▶ THE PROBLEM: Would you please repeat exactly the lines from the one containing "To invert the affine map x ↦ 155x" to the end of the records, both included, and leave out the rest?

---------- RECORDS PROVIDED ----------

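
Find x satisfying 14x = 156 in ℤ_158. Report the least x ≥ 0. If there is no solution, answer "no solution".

First find gcd(14, 158):
158 = 11·14 + 4
14 = 3·4 + 2
4 = 2·2 + 0
gcd = 2 and 2 | 156, so solutions exist. Divide through by 2: 7x ≡ 78 (mod 79).
Now find 7⁻¹ mod 79:
79 = 11×7 + 2
7 = 3×2 + 1
2 = 2×1 + 0
Back-substitute:
1 = 7 − 3·2
1 = −3·79 + 34·7
So 7⁻¹ ≡ 34 (mod 79).
Then x ≡ 34·78 ≡ 45 (mod 79); the smallest non-negative solution is x = 45.

45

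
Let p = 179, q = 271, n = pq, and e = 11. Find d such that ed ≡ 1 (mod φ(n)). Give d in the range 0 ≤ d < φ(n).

43691

φ(n) = (p−1)(q−1) = 178·270 = 48060.
Need d with 11·d ≡ 1 (mod 48060). Apply the extended Euclidean algorithm:
48060 = 4369×11 + 1
11 = 11×1 + 0
Back-substitute:
1 = 48060 − 4369·11
So 11·(-4369) ≡ 1 (mod 48060), hence d ≡ -4369 ≡ 43691 (mod 48060).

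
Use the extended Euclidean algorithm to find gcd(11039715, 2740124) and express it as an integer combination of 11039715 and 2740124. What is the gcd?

Euclidean algorithm:
11039715 = 4×2740124 + 79219
2740124 = 34×79219 + 46678
79219 = 1×46678 + 32541
46678 = 1×32541 + 14137
32541 = 2×14137 + 4267
14137 = 3×4267 + 1336
4267 = 3×1336 + 259
1336 = 5×259 + 41
259 = 6×41 + 13
41 = 3×13 + 2
13 = 6×2 + 1
2 = 2×1 + 0
gcd(11039715, 2740124) = 1.
Working backward:
1 = 13 − 6·2
1 = −6·41 + 19·13
1 = 19·259 − 120·41
1 = −120·1336 + 619·259
1 = 619·4267 − 1977·1336
1 = −1977·14137 + 6550·4267
1 = 6550·32541 − 15077·14137
1 = −15077·46678 + 21627·32541
1 = 21627·79219 − 36704·46678
1 = −36704·2740124 + 1269563·79219
1 = 1269563·11039715 − 5114956·2740124
So 1 = (1269563)·11039715 + (-5114956)·2740124.

1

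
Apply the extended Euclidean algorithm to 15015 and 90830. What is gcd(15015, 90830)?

Apply Euclid's algorithm to 90830 and 15015:
90830 = 6×15015 + 740
15015 = 20×740 + 215
740 = 3×215 + 95
215 = 2×95 + 25
95 = 3×25 + 20
25 = 1×20 + 5
20 = 4×5 + 0
gcd(15015, 90830) = 5.
Working backward:
5 = 25 − 20
5 = −95 + 4·25
5 = 4·215 − 9·95
5 = −9·740 + 31·215
5 = 31·15015 − 629·740
5 = −629·90830 + 3805·15015
So 5 = (-629)·90830 + (3805)·15015.

5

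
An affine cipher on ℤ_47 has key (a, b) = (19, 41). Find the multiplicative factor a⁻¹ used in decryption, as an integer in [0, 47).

5

Apply the Euclidean algorithm to 47 and 19:
47 = 2·19 + 9
19 = 2·9 + 1
9 = 9·1 + 0
gcd = 1, so the inverse exists. Back-substitute:
1 = 19 − 2·9
1 = −2·47 + 5·19
So 19·5 ≡ 1 (mod 47).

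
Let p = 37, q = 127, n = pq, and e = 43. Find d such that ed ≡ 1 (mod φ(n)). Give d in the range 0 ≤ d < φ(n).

φ(n) = (p−1)(q−1) = 36·126 = 4536.
Need d with 43·d ≡ 1 (mod 4536). Apply the extended Euclidean algorithm:
4536 = 105×43 + 21
43 = 2×21 + 1
21 = 21×1 + 0
Back-substitute:
1 = 43 − 2·21
1 = −2·4536 + 211·43
So 43·211 ≡ 1 (mod 4536), hence d = 211.

211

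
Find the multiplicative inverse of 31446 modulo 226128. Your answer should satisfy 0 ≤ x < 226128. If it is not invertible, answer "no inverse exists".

Compute gcd(31446, 226128):
226128 = 7*31446 + 6006
31446 = 5*6006 + 1416
6006 = 4*1416 + 342
1416 = 4*342 + 48
342 = 7*48 + 6
48 = 8*6 + 0
The gcd is 6, not 1, hence no inverse exists.

no inverse exists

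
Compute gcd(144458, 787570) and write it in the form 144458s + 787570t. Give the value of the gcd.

2

Apply Euclid's algorithm to 787570 and 144458:
787570 = 5*144458 + 65280
144458 = 2*65280 + 13898
65280 = 4*13898 + 9688
13898 = 1*9688 + 4210
9688 = 2*4210 + 1268
4210 = 3*1268 + 406
1268 = 3*406 + 50
406 = 8*50 + 6
50 = 8*6 + 2
6 = 3*2 + 0
gcd(144458, 787570) = 2.
Express as a combination:
2 = 50 − 8·6
2 = −8·406 + 65·50
2 = 65·1268 − 203·406
2 = −203·4210 + 674·1268
2 = 674·9688 − 1551·4210
2 = −1551·13898 + 2225·9688
2 = 2225·65280 − 10451·13898
2 = −10451·144458 + 23127·65280
2 = 23127·787570 − 126086·144458
So 2 = (23127)·787570 + (-126086)·144458.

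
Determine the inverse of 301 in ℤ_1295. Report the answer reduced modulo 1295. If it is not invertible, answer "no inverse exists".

no inverse exists

Euclidean algorithm on 1295, 301:
1295 = 4*301 + 91
301 = 3*91 + 28
91 = 3*28 + 7
28 = 4*7 + 0
Since gcd = 7 > 1, 301 is not a unit mod 1295.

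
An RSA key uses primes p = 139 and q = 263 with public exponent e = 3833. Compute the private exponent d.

9197

φ(n) = (p−1)(q−1) = 138·262 = 36156.
Need d with 3833·d ≡ 1 (mod 36156). Apply the extended Euclidean algorithm:
36156 = 9*3833 + 1659
3833 = 2*1659 + 515
1659 = 3*515 + 114
515 = 4*114 + 59
114 = 1*59 + 55
59 = 1*55 + 4
55 = 13*4 + 3
4 = 1*3 + 1
3 = 3*1 + 0
Back-substitute:
1 = 4 − 3
1 = −55 + 14·4
1 = 14·59 − 15·55
1 = −15·114 + 29·59
1 = 29·515 − 131·114
1 = −131·1659 + 422·515
1 = 422·3833 − 975·1659
1 = −975·36156 + 9197·3833
So 3833·9197 ≡ 1 (mod 36156), hence d = 9197.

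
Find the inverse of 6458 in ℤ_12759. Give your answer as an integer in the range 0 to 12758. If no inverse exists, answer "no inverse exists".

11540

gcd(12759, 6458) by repeated division:
12759 = 1·6458 + 6301
6458 = 1·6301 + 157
6301 = 40·157 + 21
157 = 7·21 + 10
21 = 2·10 + 1
10 = 10·1 + 0
Since gcd(6458, 12759) = 1, back-substitute to write 1 as a combination:
1 = 21 − 2·10
1 = −2·157 + 15·21
1 = 15·6301 − 602·157
1 = −602·6458 + 617·6301
1 = 617·12759 − 1219·6458
Thus 6458·(-1219) ≡ 1 (mod 12759); reducing, -1219 mod 12759 = 11540.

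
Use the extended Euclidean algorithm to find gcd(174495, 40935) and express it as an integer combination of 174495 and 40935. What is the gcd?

Repeated division:
174495 = 4·40935 + 10755
40935 = 3·10755 + 8670
10755 = 1·8670 + 2085
8670 = 4·2085 + 330
2085 = 6·330 + 105
330 = 3·105 + 15
105 = 7·15 + 0
gcd(174495, 40935) = 15.
Working backward:
15 = 330 − 3·105
15 = −3·2085 + 19·330
15 = 19·8670 − 79·2085
15 = −79·10755 + 98·8670
15 = 98·40935 − 373·10755
15 = −373·174495 + 1590·40935
So 15 = (-373)·174495 + (1590)·40935.

15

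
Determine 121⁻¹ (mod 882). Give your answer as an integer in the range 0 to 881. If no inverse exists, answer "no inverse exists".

277

gcd(882, 121) by repeated division:
882 = 7·121 + 35
121 = 3·35 + 16
35 = 2·16 + 3
16 = 5·3 + 1
3 = 3·1 + 0
The gcd is 1. Working backward:
1 = 16 − 5·3
1 = −5·35 + 11·16
1 = 11·121 − 38·35
1 = −38·882 + 277·121
So 121·277 ≡ 1 (mod 882).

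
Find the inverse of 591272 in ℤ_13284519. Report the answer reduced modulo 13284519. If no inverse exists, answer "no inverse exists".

Run Euclid on (13284519, 591272):
13284519 = 22·591272 + 276535
591272 = 2·276535 + 38202
276535 = 7·38202 + 9121
38202 = 4·9121 + 1718
9121 = 5·1718 + 531
1718 = 3·531 + 125
531 = 4·125 + 31
125 = 4·31 + 1
31 = 31·1 + 0
gcd = 1, so the inverse exists. Back-substitute:
1 = 125 − 4·31
1 = −4·531 + 17·125
1 = 17·1718 − 55·531
1 = −55·9121 + 292·1718
1 = 292·38202 − 1223·9121
1 = −1223·276535 + 8853·38202
1 = 8853·591272 − 18929·276535
1 = −18929·13284519 + 425291·591272
So 591272·425291 ≡ 1 (mod 13284519).

425291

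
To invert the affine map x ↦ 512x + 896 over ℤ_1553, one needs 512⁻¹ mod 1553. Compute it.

822

Run Euclid on (1553, 512):
1553 = 3*512 + 17
512 = 30*17 + 2
17 = 8*2 + 1
2 = 2*1 + 0
Since gcd(512, 1553) = 1, back-substitute to write 1 as a combination:
1 = 17 − 8·2
1 = −8·512 + 241·17
1 = 241·1553 − 731·512
Thus 512·(-731) ≡ 1 (mod 1553); reducing, -731 mod 1553 = 822.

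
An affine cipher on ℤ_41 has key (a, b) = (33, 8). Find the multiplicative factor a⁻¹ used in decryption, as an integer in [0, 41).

Extended Euclidean algorithm:
41 = 1*33 + 8
33 = 4*8 + 1
8 = 8*1 + 0
gcd = 1, so the inverse exists. Back-substitute:
1 = 33 − 4·8
1 = −4·41 + 5·33
So 33·5 ≡ 1 (mod 41).

5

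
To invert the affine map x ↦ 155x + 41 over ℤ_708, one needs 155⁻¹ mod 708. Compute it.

Extended Euclidean algorithm:
708 = 4*155 + 88
155 = 1*88 + 67
88 = 1*67 + 21
67 = 3*21 + 4
21 = 5*4 + 1
4 = 4*1 + 0
The gcd is 1. Working backward:
1 = 21 − 5·4
1 = −5·67 + 16·21
1 = 16·88 − 21·67
1 = −21·155 + 37·88
1 = 37·708 − 169·155
So 155·(-169) ≡ 1 (mod 708), and -169 ≡ 539 (mod 708).

539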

----------

▶ EXERCISE RESPONSE:
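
To invert the affine map x ↦ 155x + 41 over ℤ_708, one needs 155⁻¹ mod 708. Compute it.

Extended Euclidean algorithm:
708 = 4*155 + 88
155 = 1*88 + 67
88 = 1*67 + 21
67 = 3*21 + 4
21 = 5*4 + 1
4 = 4*1 + 0
The gcd is 1. Working backward:
1 = 21 − 5·4
1 = −5·67 + 16·21
1 = 16·88 − 21·67
1 = −21·155 + 37·88
1 = 37·708 − 169·155
So 155·(-169) ≡ 1 (mod 708), and -169 ≡ 539 (mod 708).

539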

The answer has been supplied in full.